Task instructions
In the listing below, find the line holding "Consider a tree rooted at 3" and the line holding "parent(2) = 9". Write out those two lines and all lines between, exactly, and nothing more.

Extracted information
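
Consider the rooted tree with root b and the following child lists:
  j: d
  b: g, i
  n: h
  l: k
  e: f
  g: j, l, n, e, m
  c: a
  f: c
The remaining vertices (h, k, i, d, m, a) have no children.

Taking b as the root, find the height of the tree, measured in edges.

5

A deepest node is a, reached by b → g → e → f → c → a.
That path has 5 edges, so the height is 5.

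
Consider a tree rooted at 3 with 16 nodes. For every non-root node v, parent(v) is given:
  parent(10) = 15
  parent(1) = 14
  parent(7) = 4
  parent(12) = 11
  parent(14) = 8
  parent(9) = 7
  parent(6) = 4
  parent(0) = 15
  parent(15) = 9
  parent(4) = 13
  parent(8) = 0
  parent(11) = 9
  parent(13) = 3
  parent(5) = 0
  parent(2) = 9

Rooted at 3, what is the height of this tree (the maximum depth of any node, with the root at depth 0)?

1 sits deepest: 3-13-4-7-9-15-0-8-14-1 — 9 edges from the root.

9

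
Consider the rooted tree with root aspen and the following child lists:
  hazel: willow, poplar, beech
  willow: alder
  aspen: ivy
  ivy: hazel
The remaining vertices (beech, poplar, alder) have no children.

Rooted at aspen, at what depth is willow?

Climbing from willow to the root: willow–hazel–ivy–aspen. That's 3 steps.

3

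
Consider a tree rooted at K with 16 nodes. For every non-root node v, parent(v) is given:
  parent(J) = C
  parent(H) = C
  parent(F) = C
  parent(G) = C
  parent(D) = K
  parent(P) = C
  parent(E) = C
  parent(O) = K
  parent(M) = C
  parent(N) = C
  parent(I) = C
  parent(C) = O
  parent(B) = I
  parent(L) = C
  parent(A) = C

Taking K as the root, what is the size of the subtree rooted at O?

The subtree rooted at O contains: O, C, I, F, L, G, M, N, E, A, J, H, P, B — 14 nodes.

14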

==

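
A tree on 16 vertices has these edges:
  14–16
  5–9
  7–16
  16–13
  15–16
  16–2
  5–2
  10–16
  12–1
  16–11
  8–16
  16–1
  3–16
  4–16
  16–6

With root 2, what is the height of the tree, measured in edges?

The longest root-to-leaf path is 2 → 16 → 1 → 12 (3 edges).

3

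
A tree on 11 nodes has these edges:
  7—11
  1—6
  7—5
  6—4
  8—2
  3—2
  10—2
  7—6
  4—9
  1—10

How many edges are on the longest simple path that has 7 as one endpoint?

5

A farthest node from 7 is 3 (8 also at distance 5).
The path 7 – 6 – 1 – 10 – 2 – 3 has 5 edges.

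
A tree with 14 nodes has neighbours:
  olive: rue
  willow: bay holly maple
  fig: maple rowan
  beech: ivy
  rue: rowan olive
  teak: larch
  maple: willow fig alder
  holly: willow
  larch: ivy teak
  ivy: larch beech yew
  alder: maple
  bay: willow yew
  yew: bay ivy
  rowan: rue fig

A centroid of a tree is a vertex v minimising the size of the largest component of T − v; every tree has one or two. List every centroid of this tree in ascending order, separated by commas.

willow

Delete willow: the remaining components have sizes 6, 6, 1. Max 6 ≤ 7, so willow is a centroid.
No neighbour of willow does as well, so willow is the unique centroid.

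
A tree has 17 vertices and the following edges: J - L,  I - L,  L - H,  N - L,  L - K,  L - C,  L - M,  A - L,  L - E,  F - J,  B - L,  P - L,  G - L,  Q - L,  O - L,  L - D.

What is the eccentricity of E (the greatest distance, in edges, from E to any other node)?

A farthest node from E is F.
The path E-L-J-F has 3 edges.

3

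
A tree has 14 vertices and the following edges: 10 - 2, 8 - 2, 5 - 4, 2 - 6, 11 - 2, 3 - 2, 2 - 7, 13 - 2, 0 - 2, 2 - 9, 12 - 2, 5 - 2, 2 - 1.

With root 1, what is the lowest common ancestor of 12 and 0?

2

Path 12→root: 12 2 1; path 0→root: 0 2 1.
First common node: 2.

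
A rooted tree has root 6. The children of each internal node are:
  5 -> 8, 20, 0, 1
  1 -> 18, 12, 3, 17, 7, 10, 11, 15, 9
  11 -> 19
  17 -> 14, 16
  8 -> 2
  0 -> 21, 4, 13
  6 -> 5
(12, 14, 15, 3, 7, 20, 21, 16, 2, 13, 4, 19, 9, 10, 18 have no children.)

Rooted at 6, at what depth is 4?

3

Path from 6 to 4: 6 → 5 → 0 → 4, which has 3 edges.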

...

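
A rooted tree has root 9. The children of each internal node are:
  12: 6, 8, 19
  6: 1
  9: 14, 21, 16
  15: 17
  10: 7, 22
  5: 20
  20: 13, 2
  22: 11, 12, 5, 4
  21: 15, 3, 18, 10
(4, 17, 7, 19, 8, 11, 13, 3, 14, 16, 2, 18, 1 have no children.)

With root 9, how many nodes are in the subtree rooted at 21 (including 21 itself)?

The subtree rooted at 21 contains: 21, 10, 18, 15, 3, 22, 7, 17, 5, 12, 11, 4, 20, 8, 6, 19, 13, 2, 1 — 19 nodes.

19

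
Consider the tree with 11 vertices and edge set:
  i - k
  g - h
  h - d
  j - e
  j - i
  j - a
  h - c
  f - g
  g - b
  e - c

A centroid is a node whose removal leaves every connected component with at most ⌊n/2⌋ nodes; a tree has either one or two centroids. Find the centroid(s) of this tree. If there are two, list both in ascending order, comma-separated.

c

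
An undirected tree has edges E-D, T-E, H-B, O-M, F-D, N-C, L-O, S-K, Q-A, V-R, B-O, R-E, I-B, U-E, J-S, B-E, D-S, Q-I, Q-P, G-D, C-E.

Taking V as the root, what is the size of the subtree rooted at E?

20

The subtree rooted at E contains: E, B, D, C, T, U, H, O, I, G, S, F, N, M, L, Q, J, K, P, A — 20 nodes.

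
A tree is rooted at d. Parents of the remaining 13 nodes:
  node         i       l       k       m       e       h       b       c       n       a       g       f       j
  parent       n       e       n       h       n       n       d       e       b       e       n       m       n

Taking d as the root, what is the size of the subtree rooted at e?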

Exercise response
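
Consider a tree rooted at 3 with 16 nodes. For every non-root node v, parent(v) is given:
  parent(10) = 15
  parent(1) = 14
  parent(7) = 4
  parent(12) = 11
  parent(14) = 8
  parent(9) = 7
  parent(6) = 4
  parent(0) = 15
  parent(15) = 9
  parent(4) = 13
  parent(8) = 0
  parent(11) = 9
  parent(13) = 3
  parent(5) = 0
  parent(2) = 9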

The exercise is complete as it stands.